*Work request*
Work out the count of lines in the listing below that include "composition". Give that count alone.

*Input records*
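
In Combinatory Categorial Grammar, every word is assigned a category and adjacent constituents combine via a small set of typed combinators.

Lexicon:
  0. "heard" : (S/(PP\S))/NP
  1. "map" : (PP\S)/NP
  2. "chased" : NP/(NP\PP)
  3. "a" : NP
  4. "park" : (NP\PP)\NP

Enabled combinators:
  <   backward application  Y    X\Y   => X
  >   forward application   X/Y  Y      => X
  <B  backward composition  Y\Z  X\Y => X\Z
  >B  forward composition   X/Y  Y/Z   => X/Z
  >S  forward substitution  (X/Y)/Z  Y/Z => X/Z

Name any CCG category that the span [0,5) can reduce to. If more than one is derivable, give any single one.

S

[0,5] S   >
  [0,2] S/NP   >S
    [0,1] "heard" : (S/(PP\S))/NP
    [1,2] "map" : (PP\S)/NP
  [2,5] NP   >
    [2,3] "chased" : NP/(NP\PP)
    [3,5] NP\PP   <
      [3,4] "a" : NP
      [4,5] "park" : (NP\PP)\NP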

*Answer box*
2